▸ **Problem to solve**
Read each of the lines below and tally those with "includes"; the tally is the whole answer.

[Saved entries]
=== Begin Enclosure ===

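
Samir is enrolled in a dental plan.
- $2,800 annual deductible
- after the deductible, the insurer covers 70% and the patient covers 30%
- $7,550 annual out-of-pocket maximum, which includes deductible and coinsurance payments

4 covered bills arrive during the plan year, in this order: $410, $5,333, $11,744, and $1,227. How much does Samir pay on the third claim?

Claim 1 — $410: entire amount goes to the deductible. Patient owes $410 (running OOP $410).
Claim 2 — $5,333: $2,390 finishes the deductible; $2,943 goes to coinsurance; 30% of $2,943 = $882.90. Patient pays $3,272.90; OOP now $3,682.90.
Claim 3 — $11,744: 30% coinsurance on $11,744 = $3,523.20. Cost to patient: $3,523.20. OOP to date $7,206.10.

$3,523.20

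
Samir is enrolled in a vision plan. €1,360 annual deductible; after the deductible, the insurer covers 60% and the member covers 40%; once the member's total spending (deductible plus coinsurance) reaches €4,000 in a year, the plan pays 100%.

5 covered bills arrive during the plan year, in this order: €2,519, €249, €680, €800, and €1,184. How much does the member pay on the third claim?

€272

Claim 1 — €2,519: €1,360 to deductible, leaving €1,159; coinsurance €1,159 × 40% = €463.60. Member owes €1,823.60 (running OOP €1,823.60).
Claim 2 — €249: deductible met; 40% of €249 = €99.60. Cost to member: €99.60. OOP to date €1,923.20.
Claim 3 — €680: 40% coinsurance on €680 = €272. Member pays €272; OOP now €2,195.20.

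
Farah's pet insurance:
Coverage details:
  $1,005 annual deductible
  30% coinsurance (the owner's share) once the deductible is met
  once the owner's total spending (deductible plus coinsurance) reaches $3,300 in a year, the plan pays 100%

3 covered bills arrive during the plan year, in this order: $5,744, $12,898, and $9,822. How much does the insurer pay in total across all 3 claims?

Claim 1 ($5,744): $1,005 finishes the deductible; $4,739 goes to coinsurance; coinsurance $4,739 × 30% = $1,421.70. Owner pays $2,426.70; OOP now $2,426.70. Insurer: $5,744 − $2,426.70 = $3,317.30.
Claim 2 ($12,898): 30% coinsurance on $12,898 = $3,869.40. That would push OOP to $6,296.10, over the $3,300 cap, so owner pays $3,300 − $2,426.70 = $873.30. Insurer: $12,898 − $873.30 = $12,024.70.
Claim 3 ($9,822): deductible already satisfied, so owner's share is 30% × $9,822 = $2,946.60. OOP would hit $6,246.60 > $3,300, so the cap limits the owner to $3,300 − $3,300 = $0. Insurer: $9,822 − $0 = $9,822.
Insurer total: $3,317.30 + $12,024.70 + $9,822 = $25,164.

$25,164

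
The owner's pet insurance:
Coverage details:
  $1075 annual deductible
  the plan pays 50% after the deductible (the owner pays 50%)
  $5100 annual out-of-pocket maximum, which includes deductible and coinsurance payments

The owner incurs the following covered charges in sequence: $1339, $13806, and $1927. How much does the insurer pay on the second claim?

$9913

Bill 1, $1339: $1075 to deductible, leaving $264; coinsurance $264 × 50% = $132. Owner owes $1207 (running OOP $1207). Plan pays $1339 − $1207 = $132.
Bill 2, $13806: deductible already satisfied, so owner's share is 50% × $13806 = $6903. That would push OOP to $8110, over the $5100 cap, so owner pays $5100 − $1207 = $3893. Plan pays $13806 − $3893 = $9913.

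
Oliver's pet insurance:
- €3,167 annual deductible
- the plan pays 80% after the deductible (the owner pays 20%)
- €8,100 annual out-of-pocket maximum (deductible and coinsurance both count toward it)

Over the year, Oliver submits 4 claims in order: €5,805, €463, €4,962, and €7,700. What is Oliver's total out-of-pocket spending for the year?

€6,319.60

#1 (€5,805): €3,167 finishes the deductible; €2,638 goes to coinsurance; owner's 20% is €527.60. Owner pays €3,694.60; OOP now €3,694.60.
#2 (€463): deductible met; 20% of €463 = €92.60. Owner owes €92.60 (running OOP €3,787.20).
#3 (€4,962): deductible met; 20% of €4,962 = €992.40. Owner pays €992.40; OOP now €4,779.60.
#4 (€7,700): deductible met; 20% of €7,700 = €1,540. Owner owes €1,540 (running OOP €6,319.60).
Total paid by the owner: €3,694.60 + €92.60 + €992.40 + €1,540 = €6,319.60.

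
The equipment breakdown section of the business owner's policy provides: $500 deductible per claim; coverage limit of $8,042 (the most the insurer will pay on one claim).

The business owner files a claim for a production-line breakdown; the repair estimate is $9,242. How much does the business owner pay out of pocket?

After the deductible, $9,242 − $500 = $8,742 remains.
The $8,042 per-incident cap binds; insurer pays $8,042.
The business owner bears the rest of the original loss: $9,242 − $8,042 = $1,200.

$1,200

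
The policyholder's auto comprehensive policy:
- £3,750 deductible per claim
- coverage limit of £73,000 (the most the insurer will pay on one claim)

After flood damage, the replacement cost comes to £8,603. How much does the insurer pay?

Subtract the deductible: £8,603 − £3,750 = £4,853.
£4,853 is within the £73,000 limit, so the insurer pays £4,853.

£4,853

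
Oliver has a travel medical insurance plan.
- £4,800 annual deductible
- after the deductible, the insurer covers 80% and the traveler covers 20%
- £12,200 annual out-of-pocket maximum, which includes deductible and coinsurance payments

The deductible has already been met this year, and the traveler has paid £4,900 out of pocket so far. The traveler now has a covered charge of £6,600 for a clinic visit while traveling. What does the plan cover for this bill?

The deductible is already satisfied, so the full bill goes to coinsurance.
Traveler's 20% share of £6,600 is £1,320.
Cumulative spending £4,900 + £1,320 = £6,220 stays under the £12,200 maximum.
The insurer covers the remainder: £6,600 − £1,320 = £5,280.

£5,280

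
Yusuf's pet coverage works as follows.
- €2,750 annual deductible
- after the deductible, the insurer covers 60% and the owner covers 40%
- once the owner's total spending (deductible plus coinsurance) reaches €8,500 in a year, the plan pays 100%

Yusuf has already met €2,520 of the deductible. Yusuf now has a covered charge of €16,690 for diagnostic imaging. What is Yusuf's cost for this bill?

Remaining deductible: €2,750 − €2,520 = €230.
That leaves €16,690 − €230 = €16,460 for coinsurance.
Owner's 40% share of €16,460 is €6,584.
That puts the owner's cost at €230 + €6,584 = €6,814 before any cap.
Year-to-date out-of-pocket would reach €2,520 + €6,814 = €9,334, above the €8,500 maximum, so the owner pays only €8,500 − €2,520 = €5,980.

€5,980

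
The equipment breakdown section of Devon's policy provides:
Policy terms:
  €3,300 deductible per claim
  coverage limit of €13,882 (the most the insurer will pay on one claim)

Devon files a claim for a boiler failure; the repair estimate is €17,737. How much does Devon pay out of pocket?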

=== End Enclosure ===

▸ **Reply**
3